Exercise prompt. After locating the line with "A CTF challenge", retype it and every later line exactly, stopping at the end of the records.

Material supplied.
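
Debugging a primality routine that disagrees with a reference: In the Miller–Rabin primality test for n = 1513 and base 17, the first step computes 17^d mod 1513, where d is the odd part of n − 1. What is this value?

765

n − 1 = 1512 = 2^3 · 189, so s = 3 and d = 189.
Repeated squaring mod 1513: 17^1 ≡ 17, 17^2 ≡ 289, 17^4 ≡ 306, 17^8 ≡ 1343, 17^16 ≡ 153, 17^32 ≡ 714, 17^64 ≡ 1428, 17^128 ≡ 1173.
189 = 128 + 32 + 16 + 8 + 4 + 1, so 17^189 ≡ 1173·714·153·1343·306·17 ≡ 765 (mod 1513).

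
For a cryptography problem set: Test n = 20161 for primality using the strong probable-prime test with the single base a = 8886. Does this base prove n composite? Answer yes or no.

n − 1 = 20160 = 2^6 · 315, so s = 6 and d = 315.
x_0 = 8886^315 mod 20161 = 9044.
x_0 is neither 1 nor 20160, so continue squaring.
x_1 = 9044^2 mod 20161 = 759.
x_2 = 759^2 mod 20161 = 11573.
x_3 = 11573^2 mod 20161 = 4806.
x_4 = 4806^2 mod 20161 = 13291.
x_5 = 13291^2 mod 20161 = 20160.
x_5 ≡ −1, so 8886 is not a witness.

no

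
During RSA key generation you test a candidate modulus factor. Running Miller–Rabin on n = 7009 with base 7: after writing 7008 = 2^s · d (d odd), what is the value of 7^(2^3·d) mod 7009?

3484

n − 1 = 7008 = 2^5 · 219, so s = 5 and d = 219.
x_0 = 7^219 mod 7009 = 4213.
x_1 = 4213^2 mod 7009 = 2581.
x_2 = 2581^2 mod 7009 = 3011.
x_3 = 3011^2 mod 7009 = 3484.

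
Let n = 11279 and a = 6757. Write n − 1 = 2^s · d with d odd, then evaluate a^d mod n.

n − 1 = 11278 = 2^1 · 5639, so s = 1 and d = 5639.
By repeated squaring, 6757^5639 ≡ 1 (mod 11279).

1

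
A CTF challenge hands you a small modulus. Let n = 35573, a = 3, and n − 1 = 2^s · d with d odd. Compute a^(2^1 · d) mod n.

35572

n − 1 = 35572 = 2^2 · 8893, so s = 2 and d = 8893.
x_0 = 3^8893 mod 35573 = 5179.
x_1 = 5179^2 mod 35573 = 35572.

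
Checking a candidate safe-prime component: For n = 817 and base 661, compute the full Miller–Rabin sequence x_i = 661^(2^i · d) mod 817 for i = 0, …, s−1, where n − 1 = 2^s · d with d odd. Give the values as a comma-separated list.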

Solved problem.
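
A CTF challenge hands you a small modulus. Let n = 35573, a = 3, and n − 1 = 2^s · d with d odd. Compute a^(2^1 · d) mod n.

35572

n − 1 = 35572 = 2^2 · 8893, so s = 2 and d = 8893.
x_0 = 3^8893 mod 35573 = 5179.
x_1 = 5179^2 mod 35573 = 35572.

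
Checking a candidate safe-prime component: For n = 817 and base 661, compute the full Miller–Rabin sequence x_i = 661^(2^i · d) mod 817 for i = 0, …, s−1, where n − 1 = 2^s · d with d odd. Give the values as a comma-separated list.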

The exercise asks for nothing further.